Starting at the line that contains "How many bit", restate each line word for word through the final line of the data, keeping both ends.

→ **Stored data**
# # #

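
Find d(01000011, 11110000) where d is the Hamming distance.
XOR = 10110011, count of 1s = 5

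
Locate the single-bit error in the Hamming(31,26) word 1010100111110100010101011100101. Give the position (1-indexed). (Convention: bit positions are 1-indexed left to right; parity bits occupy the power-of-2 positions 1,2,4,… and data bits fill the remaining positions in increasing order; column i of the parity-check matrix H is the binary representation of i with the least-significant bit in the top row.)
Syndrome s = H · r^T (mod 2), r = 1010100111110100010101011100101:
  s[0] = (1010101010101010101010101010101)·(1010100111110100010101011100101) mod 2 = 1+0+1+0+1+0+0+0+1+0+1+0+0+0+0+0+0+0+0+0+0+0+0+0+1+0+0+0+1+0+1 mod 2 = 0
  s[1] = (0110011001100110011001100110011)·(1010100111110100010101011100101) mod 2 = 0+0+1+0+0+0+0+0+0+1+1+0+0+1+0+0+0+1+0+0+0+1+0+0+0+1+0+0+0+0+1 mod 2 = 0
  s[2] = (0001111000011110000111100001111)·(1010100111110100010101011100101) mod 2 = 0+0+0+0+1+0+0+0+0+0+0+1+0+1+0+0+0+0+0+1+0+1+0+0+0+0+0+0+1+0+1 mod 2 = 1
  s[3] = (0000000111111110000000011111111)·(1010100111110100010101011100101) mod 2 = 0+0+0+0+0+0+0+1+1+1+1+1+0+1+0+0+0+0+0+0+0+0+0+1+1+1+0+0+1+0+1 mod 2 = 1
  s[4] = (0000000000000001111111111111111)·(1010100111110100010101011100101) mod 2 = 0+0+0+0+0+0+0+0+0+0+0+0+0+0+0+0+0+1+0+1+0+1+0+1+1+1+0+0+1+0+1 mod 2 = 0
Syndrome = 00110
Column i of H is the binary representation of i, so the syndrome is the binary index of the flipped bit.
Read s = 00110 with s[0] as LSB: 0·2^0 + 0·2^1 + 1·2^2 + 1·2^3 + 0·2^4 = 12.
Error is at bit position 12.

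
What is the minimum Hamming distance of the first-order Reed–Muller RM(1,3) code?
d_min = 4 (RM(1,3) has length 8 and minimum distance 2^(m−1) = 4).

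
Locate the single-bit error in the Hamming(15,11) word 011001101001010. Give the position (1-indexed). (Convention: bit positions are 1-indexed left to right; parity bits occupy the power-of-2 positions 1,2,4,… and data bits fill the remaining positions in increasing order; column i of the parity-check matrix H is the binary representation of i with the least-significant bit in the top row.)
Syndrome s = H · r^T (mod 2), r = 011001101001010:
  s[0] = (101010101010101)·(011001101001010) mod 2 = 0+0+1+0+0+0+1+0+1+0+0+0+0+0+0 mod 2 = 1
  s[1] = (011001100110011)·(011001101001010) mod 2 = 0+1+1+0+0+1+1+0+0+0+0+0+0+1+0 mod 2 = 1
  s[2] = (000111100001111)·(011001101001010) mod 2 = 0+0+0+0+0+1+1+0+0+0+0+1+0+1+0 mod 2 = 0
  s[3] = (000000011111111)·(011001101001010) mod 2 = 0+0+0+0+0+0+0+0+1+0+0+1+0+1+0 mod 2 = 1
Syndrome = 1101
Column i of H is the binary representation of i, so the syndrome is the binary index of the flipped bit.
Read s = 1101 with s[0] as LSB: 1·2^0 + 1·2^1 + 0·2^2 + 1·2^3 = 11.
Error is at bit position 11.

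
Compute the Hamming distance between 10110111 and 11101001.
XOR = 01011110, count of 1s = 5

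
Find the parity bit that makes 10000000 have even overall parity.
Sum of data bits: 1+0+0+0+0+0+0+0 = 1.
1 mod 2 = 1, so parity bit = 1.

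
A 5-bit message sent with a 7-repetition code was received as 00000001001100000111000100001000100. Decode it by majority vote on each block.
Split into 7-bit blocks and majority-vote each:
  block 1 = 0000000: 0 ones, 7 zeros → 0
  block 2 = 1001100: 3 ones, 4 zeros → 0
  block 3 = 0001110: 3 ones, 4 zeros → 0
  block 4 = 0010000: 1 ones, 6 zeros → 0
  block 5 = 1000100: 2 ones, 5 zeros → 0
Decoded = 00000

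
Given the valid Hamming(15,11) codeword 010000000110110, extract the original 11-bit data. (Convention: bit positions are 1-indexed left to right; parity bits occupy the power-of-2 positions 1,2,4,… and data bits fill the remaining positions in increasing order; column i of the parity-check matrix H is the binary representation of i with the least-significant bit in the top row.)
Parity bits occupy power-of-2 positions; data bits are at positions {3,5,6,7,9,10,11,12,13,14,15} (1-indexed).
Extract: c[3]=0 c[5]=0 c[6]=0 c[7]=0 c[9]=0 c[10]=1 c[11]=1 c[12]=0 c[13]=1 c[14]=1 c[15]=0
Data = 00000110110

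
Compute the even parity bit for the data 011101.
Sum of data bits: 0+1+1+1+0+1 = 4.
4 mod 2 = 0, so parity bit = 0.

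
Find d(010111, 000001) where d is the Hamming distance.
XOR = 010110, count of 1s = 3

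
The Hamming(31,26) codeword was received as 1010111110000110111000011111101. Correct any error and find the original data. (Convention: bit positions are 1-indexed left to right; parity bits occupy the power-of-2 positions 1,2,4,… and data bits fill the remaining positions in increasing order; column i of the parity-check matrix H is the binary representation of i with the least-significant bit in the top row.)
Syndrome s = H · r^T (mod 2), r = 1010111110000110111000011111101:
  s[0] = (1010101010101010101010101010101)·(1010111110000110111000011111101) mod 2 = 1+0+1+0+1+0+1+0+1+0+0+0+0+0+1+0+1+0+1+0+0+0+0+0+1+0+1+0+1+0+1 mod 2 = 0
  s[1] = (0110011001100110011001100110011)·(1010111110000110111000011111101) mod 2 = 0+0+1+0+0+1+1+0+0+0+0+0+0+1+1+0+0+1+1+0+0+0+0+0+0+1+1+0+0+0+1 mod 2 = 0
  s[2] = (0001111000011110000111100001111)·(1010111110000110111000011111101) mod 2 = 0+0+0+0+1+1+1+0+0+0+0+0+0+1+1+0+0+0+0+0+0+0+0+0+0+0+0+1+1+0+1 mod 2 = 0
  s[3] = (0000000111111110000000011111111)·(1010111110000110111000011111101) mod 2 = 0+0+0+0+0+0+0+1+1+0+0+0+0+1+1+0+0+0+0+0+0+0+0+1+1+1+1+1+1+0+1 mod 2 = 1
  s[4] = (0000000000000001111111111111111)·(1010111110000110111000011111101) mod 2 = 0+0+0+0+0+0+0+0+0+0+0+0+0+0+0+0+1+1+1+0+0+0+0+1+1+1+1+1+1+0+1 mod 2 = 0
Syndrome = 00010
Column 8 of H equals this syndrome → error at bit 8 (1-indexed).
Flip bit 8: 1010111110000110111000011111101 → 1010111010000110111000011111101
Extract data bits at positions {3,5,6,7,9,10,11,12,13,14,15,17,18,19,20,21,22,23,24,25,26,27,28,29,30,31}: 11111000011111000011111101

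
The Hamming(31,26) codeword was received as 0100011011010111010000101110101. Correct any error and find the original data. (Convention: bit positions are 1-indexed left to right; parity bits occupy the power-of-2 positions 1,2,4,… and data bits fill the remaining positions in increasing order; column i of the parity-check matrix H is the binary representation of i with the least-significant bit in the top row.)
Syndrome s = H · r^T (mod 2), r = 0100011011010111010000101110101:
  s[0] = (1010101010101010101010101010101)·(0100011011010111010000101110101) mod 2 = 0+0+0+0+0+0+1+0+1+0+0+0+0+0+1+0+0+0+0+0+0+0+1+0+1+0+1+0+1+0+1 mod 2 = 0
  s[1] = (0110011001100110011001100110011)·(0100011011010111010000101110101) mod 2 = 0+1+0+0+0+1+1+0+0+1+0+0+0+1+1+0+0+1+0+0+0+0+1+0+0+1+1+0+0+0+1 mod 2 = 1
  s[2] = (0001111000011110000111100001111)·(0100011011010111010000101110101) mod 2 = 0+0+0+0+0+1+1+0+0+0+0+1+0+1+1+0+0+0+0+0+0+0+1+0+0+0+0+0+1+0+1 mod 2 = 0
  s[3] = (0000000111111110000000011111111)·(0100011011010111010000101110101) mod 2 = 0+0+0+0+0+0+0+0+1+1+0+1+0+1+1+0+0+0+0+0+0+0+0+0+1+1+1+0+1+0+1 mod 2 = 0
  s[4] = (0000000000000001111111111111111)·(0100011011010111010000101110101) mod 2 = 0+0+0+0+0+0+0+0+0+0+0+0+0+0+0+1+0+1+0+0+0+0+1+0+1+1+1+0+1+0+1 mod 2 = 0
Syndrome = 01000
Column 2 of H equals this syndrome → error at bit 2 (1-indexed).
Flip bit 2: 0100011011010111010000101110101 → 0000011011010111010000101110101
Extract data bits at positions {3,5,6,7,9,10,11,12,13,14,15,17,18,19,20,21,22,23,24,25,26,27,28,29,30,31}: 00111101011010000101110101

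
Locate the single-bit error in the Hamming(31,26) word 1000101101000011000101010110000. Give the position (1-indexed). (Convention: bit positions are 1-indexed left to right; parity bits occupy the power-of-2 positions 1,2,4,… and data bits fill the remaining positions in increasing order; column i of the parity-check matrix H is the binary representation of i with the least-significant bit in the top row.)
Syndrome s = H · r^T (mod 2), r = 1000101101000011000101010110000:
  s[0] = (1010101010101010101010101010101)·(1000101101000011000101010110000) mod 2 = 1+0+0+0+1+0+1+0+0+0+0+0+0+0+1+0+0+0+0+0+0+0+0+0+0+0+1+0+0+0+0 mod 2 = 1
  s[1] = (0110011001100110011001100110011)·(1000101101000011000101010110000) mod 2 = 0+0+0+0+0+0+1+0+0+1+0+0+0+0+1+0+0+0+0+0+0+1+0+0+0+1+1+0+0+0+0 mod 2 = 0
  s[2] = (0001111000011110000111100001111)·(1000101101000011000101010110000) mod 2 = 0+0+0+0+1+0+1+0+0+0+0+0+0+0+1+0+0+0+0+1+0+1+0+0+0+0+0+0+0+0+0 mod 2 = 1
  s[3] = (0000000111111110000000011111111)·(1000101101000011000101010110000) mod 2 = 0+0+0+0+0+0+0+1+0+1+0+0+0+0+1+0+0+0+0+0+0+0+0+1+0+1+1+0+0+0+0 mod 2 = 0
  s[4] = (0000000000000001111111111111111)·(1000101101000011000101010110000) mod 2 = 0+0+0+0+0+0+0+0+0+0+0+0+0+0+0+1+0+0+0+1+0+1+0+1+0+1+1+0+0+0+0 mod 2 = 0
Syndrome = 10100
Column i of H is the binary representation of i, so the syndrome is the binary index of the flipped bit.
Read s = 10100 with s[0] as LSB: 1·2^0 + 0·2^1 + 1·2^2 + 0·2^3 + 0·2^4 = 5.
Error is at bit position 5.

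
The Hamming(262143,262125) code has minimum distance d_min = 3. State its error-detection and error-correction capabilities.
Detection only: up to d_min − 1 = 2 errors.
Correction: up to ⌊(d_min − 1)/2⌋ = ⌊2/2⌋ = 1 errors.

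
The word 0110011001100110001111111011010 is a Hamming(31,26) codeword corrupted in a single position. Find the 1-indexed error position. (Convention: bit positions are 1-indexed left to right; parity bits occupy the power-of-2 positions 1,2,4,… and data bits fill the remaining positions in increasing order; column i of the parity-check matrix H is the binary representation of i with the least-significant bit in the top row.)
Syndrome s = H · r^T (mod 2), r = 0110011001100110001111111011010:
  s[0] = (1010101010101010101010101010101)·(0110011001100110001111111011010) mod 2 = 0+0+1+0+0+0+1+0+0+0+1+0+0+0+1+0+0+0+1+0+1+0+1+0+1+0+1+0+0+0+0 mod 2 = 1
  s[1] = (0110011001100110011001100110011)·(0110011001100110001111111011010) mod 2 = 0+1+1+0+0+1+1+0+0+1+1+0+0+1+1+0+0+0+1+0+0+1+1+0+0+0+1+0+0+1+0 mod 2 = 1
  s[2] = (0001111000011110000111100001111)·(0110011001100110001111111011010) mod 2 = 0+0+0+0+0+1+1+0+0+0+0+0+0+1+1+0+0+0+0+1+1+1+1+0+0+0+0+1+0+1+0 mod 2 = 0
  s[3] = (0000000111111110000000011111111)·(0110011001100110001111111011010) mod 2 = 0+0+0+0+0+0+0+0+0+1+1+0+0+1+1+0+0+0+0+0+0+0+0+1+1+0+1+1+0+1+0 mod 2 = 1
  s[4] = (0000000000000001111111111111111)·(0110011001100110001111111011010) mod 2 = 0+0+0+0+0+0+0+0+0+0+0+0+0+0+0+0+0+0+1+1+1+1+1+1+1+0+1+1+0+1+0 mod 2 = 0
Syndrome = 11010
Column i of H is the binary representation of i, so the syndrome is the binary index of the flipped bit.
Read s = 11010 with s[0] as LSB: 1·2^0 + 1·2^1 + 0·2^2 + 1·2^3 + 0·2^4 = 11.
Error is at bit position 11.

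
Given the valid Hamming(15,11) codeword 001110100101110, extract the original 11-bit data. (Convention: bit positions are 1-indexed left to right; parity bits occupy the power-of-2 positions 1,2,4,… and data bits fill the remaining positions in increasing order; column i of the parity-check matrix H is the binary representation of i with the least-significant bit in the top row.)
Parity bits occupy power-of-2 positions; data bits are at positions {3,5,6,7,9,10,11,12,13,14,15} (1-indexed).
Extract: c[3]=1 c[5]=1 c[6]=0 c[7]=1 c[9]=0 c[10]=1 c[11]=0 c[12]=1 c[13]=1 c[14]=1 c[15]=0
Data = 11010101110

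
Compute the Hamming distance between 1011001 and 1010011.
XOR = 0001010, count of 1s = 2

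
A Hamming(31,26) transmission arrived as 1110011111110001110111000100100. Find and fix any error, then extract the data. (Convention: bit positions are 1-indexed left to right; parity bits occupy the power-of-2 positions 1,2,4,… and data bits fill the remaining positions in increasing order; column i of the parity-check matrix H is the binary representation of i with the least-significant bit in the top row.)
Syndrome s = H · r^T (mod 2), r = 1110011111110001110111000100100:
  s[0] = (1010101010101010101010101010101)·(1110011111110001110111000100100) mod 2 = 1+0+1+0+0+0+1+0+1+0+1+0+0+0+0+0+1+0+0+0+1+0+0+0+0+0+0+0+1+0+0 mod 2 = 0
  s[1] = (0110011001100110011001100110011)·(1110011111110001110111000100100) mod 2 = 0+1+1+0+0+1+1+0+0+1+1+0+0+0+0+0+0+1+0+0+0+1+0+0+0+1+0+0+0+0+0 mod 2 = 1
  s[2] = (0001111000011110000111100001111)·(1110011111110001110111000100100) mod 2 = 0+0+0+0+0+1+1+0+0+0+0+1+0+0+0+0+0+0+0+1+1+1+0+0+0+0+0+0+1+0+0 mod 2 = 1
  s[3] = (0000000111111110000000011111111)·(1110011111110001110111000100100) mod 2 = 0+0+0+0+0+0+0+1+1+1+1+1+0+0+0+0+0+0+0+0+0+0+0+0+0+1+0+0+1+0+0 mod 2 = 1
  s[4] = (0000000000000001111111111111111)·(1110011111110001110111000100100) mod 2 = 0+0+0+0+0+0+0+0+0+0+0+0+0+0+0+1+1+1+0+1+1+1+0+0+0+1+0+0+1+0+0 mod 2 = 0
Syndrome = 01110
Column 14 of H equals this syndrome → error at bit 14 (1-indexed).
Flip bit 14: 1110011111110001110111000100100 → 1110011111110101110111000100100
Extract data bits at positions {3,5,6,7,9,10,11,12,13,14,15,17,18,19,20,21,22,23,24,25,26,27,28,29,30,31}: 10111111010110111000100100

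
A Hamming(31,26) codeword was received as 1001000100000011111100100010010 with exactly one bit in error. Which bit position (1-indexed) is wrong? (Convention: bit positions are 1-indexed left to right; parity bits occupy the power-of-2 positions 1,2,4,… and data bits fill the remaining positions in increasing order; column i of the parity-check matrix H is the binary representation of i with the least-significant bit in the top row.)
Syndrome s = H · r^T (mod 2), r = 1001000100000011111100100010010:
  s[0] = (1010101010101010101010101010101)·(1001000100000011111100100010010) mod 2 = 1+0+0+0+0+0+0+0+0+0+0+0+0+0+1+0+1+0+1+0+0+0+1+0+0+0+1+0+0+0+0 mod 2 = 0
  s[1] = (0110011001100110011001100110011)·(1001000100000011111100100010010) mod 2 = 0+0+0+0+0+0+0+0+0+0+0+0+0+0+1+0+0+1+1+0+0+0+1+0+0+0+1+0+0+1+0 mod 2 = 0
  s[2] = (0001111000011110000111100001111)·(1001000100000011111100100010010) mod 2 = 0+0+0+1+0+0+0+0+0+0+0+0+0+0+1+0+0+0+0+1+0+0+1+0+0+0+0+0+0+1+0 mod 2 = 1
  s[3] = (0000000111111110000000011111111)·(1001000100000011111100100010010) mod 2 = 0+0+0+0+0+0+0+1+0+0+0+0+0+0+1+0+0+0+0+0+0+0+0+0+0+0+1+0+0+1+0 mod 2 = 0
  s[4] = (0000000000000001111111111111111)·(1001000100000011111100100010010) mod 2 = 0+0+0+0+0+0+0+0+0+0+0+0+0+0+0+1+1+1+1+1+0+0+1+0+0+0+1+0+0+1+0 mod 2 = 0
Syndrome = 00100
Column i of H is the binary representation of i, so the syndrome is the binary index of the flipped bit.
Read s = 00100 with s[0] as LSB: 0·2^0 + 0·2^1 + 1·2^2 + 0·2^3 + 0·2^4 = 4.
Error is at bit position 4.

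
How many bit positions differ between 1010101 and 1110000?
XOR = 0100101, count of 1s = 3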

# # #

→ **ANSWER SECTION**
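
How many bit positions differ between 1010101 and 1110000?
XOR = 0100101, count of 1s = 3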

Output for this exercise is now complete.